Saved entries:
####################

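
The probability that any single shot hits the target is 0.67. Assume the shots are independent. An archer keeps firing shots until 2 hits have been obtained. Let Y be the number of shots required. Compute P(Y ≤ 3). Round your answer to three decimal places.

0.745

Finishing within 3 shots ⇔ at least 2 successes in the first 3. With X ~ Binomial(3, 0.67), P(Y ≤ 3) = 1 − P(X ≤ 1).
  k=0: C(3,0)·0.67^0·0.33^3 = 0.03594
  k=1: C(3,1)·0.67^1·0.33^2 = 0.21889
1 − 0.25483 = 0.74517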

####################

* [WHAT IS EXPECTED] From the first line to the last, repeat the records exactly.

* [RESULT OF THIS TASK]
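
The probability that any single shot hits the target is 0.67. Assume the shots are independent. An archer keeps firing shots until 2 hits have been obtained. Let Y be the number of shots required. Compute P(Y ≤ 3). Round your answer to three decimal places.

0.745

Finishing within 3 shots ⇔ at least 2 successes in the first 3. With X ~ Binomial(3, 0.67), P(Y ≤ 3) = 1 − P(X ≤ 1).
  k=0: C(3,0)·0.67^0·0.33^3 = 0.03594
  k=1: C(3,1)·0.67^1·0.33^2 = 0.21889
1 − 0.25483 = 0.74517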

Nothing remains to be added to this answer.